━━━━━ DATA EXTRACT ━━━━━

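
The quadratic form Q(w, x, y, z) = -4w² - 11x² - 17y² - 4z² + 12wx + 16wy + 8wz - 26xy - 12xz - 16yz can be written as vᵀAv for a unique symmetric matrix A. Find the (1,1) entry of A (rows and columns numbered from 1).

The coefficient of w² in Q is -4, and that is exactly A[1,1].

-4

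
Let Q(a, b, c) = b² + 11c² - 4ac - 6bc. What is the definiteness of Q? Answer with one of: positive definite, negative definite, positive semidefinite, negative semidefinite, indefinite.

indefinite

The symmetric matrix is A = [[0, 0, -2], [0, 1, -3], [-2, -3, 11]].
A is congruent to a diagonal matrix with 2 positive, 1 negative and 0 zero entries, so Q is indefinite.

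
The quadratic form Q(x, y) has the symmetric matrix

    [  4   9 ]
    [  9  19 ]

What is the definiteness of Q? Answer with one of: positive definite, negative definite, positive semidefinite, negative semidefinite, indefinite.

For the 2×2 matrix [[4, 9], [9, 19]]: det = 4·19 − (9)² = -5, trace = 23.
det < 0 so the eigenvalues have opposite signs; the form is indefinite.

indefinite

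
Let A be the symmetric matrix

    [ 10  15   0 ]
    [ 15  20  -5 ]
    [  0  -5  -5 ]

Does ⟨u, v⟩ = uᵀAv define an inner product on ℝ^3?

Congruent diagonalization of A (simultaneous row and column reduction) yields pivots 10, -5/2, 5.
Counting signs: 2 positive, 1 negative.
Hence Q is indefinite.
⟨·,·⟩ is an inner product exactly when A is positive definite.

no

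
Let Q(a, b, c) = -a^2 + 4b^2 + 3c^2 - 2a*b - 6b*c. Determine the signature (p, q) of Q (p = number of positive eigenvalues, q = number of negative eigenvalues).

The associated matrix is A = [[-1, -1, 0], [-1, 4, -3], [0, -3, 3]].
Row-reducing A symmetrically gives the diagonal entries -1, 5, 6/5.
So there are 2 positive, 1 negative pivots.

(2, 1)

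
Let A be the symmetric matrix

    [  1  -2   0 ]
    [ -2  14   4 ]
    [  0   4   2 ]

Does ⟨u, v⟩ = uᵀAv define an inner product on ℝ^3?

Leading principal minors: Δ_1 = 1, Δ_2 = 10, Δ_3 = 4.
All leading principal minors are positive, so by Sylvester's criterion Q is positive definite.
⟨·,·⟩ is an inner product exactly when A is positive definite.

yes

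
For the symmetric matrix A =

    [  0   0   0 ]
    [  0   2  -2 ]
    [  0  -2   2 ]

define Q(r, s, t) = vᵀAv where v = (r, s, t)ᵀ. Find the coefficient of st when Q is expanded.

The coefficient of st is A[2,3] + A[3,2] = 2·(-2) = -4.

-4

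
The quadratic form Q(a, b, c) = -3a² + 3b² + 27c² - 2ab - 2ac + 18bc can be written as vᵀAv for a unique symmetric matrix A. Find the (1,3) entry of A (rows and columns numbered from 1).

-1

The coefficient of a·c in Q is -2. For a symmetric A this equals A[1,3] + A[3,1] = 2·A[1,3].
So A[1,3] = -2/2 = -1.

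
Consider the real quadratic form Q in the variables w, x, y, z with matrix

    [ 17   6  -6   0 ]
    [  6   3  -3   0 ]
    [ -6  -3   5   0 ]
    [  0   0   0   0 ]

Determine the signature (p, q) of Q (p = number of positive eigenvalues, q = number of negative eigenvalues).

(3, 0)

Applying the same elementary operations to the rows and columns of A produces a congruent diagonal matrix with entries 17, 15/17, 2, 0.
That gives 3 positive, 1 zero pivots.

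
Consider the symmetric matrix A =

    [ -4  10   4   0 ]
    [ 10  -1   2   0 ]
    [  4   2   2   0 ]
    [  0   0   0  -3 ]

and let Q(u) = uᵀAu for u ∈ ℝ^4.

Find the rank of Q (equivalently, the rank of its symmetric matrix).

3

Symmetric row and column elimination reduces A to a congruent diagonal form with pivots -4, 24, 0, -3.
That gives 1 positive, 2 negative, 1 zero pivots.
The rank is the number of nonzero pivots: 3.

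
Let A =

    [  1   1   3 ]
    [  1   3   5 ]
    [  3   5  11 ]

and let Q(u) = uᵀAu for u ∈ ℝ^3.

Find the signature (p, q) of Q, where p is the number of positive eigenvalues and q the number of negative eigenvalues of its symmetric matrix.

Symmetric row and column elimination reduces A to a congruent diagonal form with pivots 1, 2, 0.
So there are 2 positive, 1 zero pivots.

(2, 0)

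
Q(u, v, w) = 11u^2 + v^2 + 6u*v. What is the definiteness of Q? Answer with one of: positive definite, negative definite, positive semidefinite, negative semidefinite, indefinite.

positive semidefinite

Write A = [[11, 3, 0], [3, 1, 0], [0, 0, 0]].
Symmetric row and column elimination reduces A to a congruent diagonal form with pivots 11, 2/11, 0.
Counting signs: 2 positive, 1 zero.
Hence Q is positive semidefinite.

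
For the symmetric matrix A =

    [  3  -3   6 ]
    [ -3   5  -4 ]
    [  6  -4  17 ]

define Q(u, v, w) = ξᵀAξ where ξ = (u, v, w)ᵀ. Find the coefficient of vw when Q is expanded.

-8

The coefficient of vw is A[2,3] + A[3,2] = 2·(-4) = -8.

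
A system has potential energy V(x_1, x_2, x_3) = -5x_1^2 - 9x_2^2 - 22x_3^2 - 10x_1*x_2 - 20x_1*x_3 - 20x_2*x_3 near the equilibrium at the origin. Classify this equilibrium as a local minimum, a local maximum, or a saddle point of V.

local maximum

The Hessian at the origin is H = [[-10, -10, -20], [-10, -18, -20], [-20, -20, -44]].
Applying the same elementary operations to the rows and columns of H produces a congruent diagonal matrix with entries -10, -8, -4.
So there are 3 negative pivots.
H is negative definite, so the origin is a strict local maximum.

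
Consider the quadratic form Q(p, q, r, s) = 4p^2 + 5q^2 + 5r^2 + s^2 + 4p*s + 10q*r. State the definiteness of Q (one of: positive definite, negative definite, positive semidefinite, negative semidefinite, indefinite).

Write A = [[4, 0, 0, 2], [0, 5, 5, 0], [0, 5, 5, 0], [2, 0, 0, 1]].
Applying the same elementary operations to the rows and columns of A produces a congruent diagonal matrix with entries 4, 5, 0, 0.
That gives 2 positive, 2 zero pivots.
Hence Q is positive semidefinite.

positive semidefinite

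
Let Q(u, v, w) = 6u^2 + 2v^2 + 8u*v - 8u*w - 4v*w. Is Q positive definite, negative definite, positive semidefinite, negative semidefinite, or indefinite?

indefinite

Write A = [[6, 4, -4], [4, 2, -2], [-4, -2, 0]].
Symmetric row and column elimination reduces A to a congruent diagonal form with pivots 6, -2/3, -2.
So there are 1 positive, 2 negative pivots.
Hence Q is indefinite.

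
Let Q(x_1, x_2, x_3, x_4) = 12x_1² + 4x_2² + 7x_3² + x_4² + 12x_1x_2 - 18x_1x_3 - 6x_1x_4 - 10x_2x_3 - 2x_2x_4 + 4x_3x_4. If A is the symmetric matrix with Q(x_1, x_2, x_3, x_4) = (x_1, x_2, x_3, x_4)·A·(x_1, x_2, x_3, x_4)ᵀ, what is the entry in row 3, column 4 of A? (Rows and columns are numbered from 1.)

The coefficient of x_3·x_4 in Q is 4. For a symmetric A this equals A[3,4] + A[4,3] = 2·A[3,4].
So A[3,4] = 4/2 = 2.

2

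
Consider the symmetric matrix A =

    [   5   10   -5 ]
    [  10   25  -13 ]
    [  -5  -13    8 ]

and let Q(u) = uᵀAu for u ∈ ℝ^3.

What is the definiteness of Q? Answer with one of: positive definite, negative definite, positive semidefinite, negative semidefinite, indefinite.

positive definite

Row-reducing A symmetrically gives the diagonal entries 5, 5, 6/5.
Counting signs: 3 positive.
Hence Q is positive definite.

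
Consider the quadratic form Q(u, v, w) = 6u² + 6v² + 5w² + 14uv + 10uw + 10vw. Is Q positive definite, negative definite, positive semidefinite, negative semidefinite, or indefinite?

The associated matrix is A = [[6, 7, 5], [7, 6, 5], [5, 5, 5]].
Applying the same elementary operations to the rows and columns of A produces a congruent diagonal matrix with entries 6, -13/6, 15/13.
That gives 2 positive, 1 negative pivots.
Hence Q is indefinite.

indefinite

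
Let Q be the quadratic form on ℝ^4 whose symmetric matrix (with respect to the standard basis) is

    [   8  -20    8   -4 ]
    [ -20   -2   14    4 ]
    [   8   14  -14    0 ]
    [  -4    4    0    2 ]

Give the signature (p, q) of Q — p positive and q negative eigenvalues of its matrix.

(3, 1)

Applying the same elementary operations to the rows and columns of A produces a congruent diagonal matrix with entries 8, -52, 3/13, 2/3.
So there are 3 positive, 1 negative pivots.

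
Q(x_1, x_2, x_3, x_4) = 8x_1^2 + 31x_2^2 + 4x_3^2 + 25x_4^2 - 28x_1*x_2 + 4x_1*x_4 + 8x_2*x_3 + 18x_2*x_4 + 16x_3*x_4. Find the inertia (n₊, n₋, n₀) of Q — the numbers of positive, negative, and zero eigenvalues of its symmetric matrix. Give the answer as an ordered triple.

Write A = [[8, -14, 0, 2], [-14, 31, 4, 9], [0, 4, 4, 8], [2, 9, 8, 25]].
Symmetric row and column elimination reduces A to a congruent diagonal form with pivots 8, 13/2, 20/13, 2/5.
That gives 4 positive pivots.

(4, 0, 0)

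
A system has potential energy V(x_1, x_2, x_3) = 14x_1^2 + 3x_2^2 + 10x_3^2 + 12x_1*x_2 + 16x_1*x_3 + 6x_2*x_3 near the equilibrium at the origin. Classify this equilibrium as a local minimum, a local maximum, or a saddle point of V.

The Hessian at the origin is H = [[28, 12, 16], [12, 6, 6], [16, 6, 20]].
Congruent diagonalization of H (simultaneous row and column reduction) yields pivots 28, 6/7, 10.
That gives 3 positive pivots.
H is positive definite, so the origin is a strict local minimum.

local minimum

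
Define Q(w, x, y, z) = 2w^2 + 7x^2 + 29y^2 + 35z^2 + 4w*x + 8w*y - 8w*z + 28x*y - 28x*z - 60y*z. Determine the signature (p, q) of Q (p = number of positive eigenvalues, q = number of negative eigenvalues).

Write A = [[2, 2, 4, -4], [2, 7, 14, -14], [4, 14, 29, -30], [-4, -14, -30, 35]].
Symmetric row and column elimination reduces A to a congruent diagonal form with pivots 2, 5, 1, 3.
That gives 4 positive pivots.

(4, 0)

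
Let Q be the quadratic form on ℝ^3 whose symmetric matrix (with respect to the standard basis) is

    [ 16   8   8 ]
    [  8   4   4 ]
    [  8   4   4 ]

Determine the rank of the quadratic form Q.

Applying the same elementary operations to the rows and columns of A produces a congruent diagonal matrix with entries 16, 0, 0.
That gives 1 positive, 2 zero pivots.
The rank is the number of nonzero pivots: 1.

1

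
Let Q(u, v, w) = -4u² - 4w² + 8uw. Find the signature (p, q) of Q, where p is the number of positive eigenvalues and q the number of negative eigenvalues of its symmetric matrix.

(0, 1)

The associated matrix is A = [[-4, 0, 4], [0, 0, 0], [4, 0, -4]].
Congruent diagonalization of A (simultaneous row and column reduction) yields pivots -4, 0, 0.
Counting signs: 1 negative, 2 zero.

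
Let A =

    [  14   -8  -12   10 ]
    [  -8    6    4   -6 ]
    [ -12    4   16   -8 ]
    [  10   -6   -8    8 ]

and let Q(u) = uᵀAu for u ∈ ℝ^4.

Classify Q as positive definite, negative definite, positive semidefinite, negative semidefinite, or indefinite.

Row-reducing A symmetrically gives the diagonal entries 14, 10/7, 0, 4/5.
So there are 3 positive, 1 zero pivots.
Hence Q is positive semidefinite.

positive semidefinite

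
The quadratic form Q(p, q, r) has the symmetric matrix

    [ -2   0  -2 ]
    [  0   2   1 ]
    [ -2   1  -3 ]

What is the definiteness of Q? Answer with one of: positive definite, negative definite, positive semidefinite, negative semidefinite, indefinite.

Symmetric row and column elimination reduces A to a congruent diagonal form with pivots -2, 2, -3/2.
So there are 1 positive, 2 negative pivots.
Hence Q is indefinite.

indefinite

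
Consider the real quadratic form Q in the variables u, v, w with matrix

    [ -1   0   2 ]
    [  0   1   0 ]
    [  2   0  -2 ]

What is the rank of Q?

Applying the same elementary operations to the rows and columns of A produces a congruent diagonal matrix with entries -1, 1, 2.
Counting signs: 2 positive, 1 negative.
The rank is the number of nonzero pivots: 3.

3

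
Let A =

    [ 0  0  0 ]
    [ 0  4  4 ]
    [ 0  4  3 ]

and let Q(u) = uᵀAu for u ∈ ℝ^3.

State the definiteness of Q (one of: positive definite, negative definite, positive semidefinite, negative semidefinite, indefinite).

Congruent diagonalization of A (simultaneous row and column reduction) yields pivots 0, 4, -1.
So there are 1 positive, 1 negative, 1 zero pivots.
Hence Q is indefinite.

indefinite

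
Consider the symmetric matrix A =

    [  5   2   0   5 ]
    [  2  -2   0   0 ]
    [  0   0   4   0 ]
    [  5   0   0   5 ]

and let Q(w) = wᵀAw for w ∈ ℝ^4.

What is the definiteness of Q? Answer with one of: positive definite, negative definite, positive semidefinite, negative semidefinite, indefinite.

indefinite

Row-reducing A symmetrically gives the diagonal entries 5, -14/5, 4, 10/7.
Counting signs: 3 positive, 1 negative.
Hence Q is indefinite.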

━━━━━

REQUIRED ACTION: Return all lines in the data that include the word "respect".

RESULT OF THIS TASK:
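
Let Q be the quadratic form on ℝ^4 whose symmetric matrix (with respect to the standard basis) is
Let Q be the quadratic form on ℝ^3 whose symmetric matrix (with respect to the standard basis) is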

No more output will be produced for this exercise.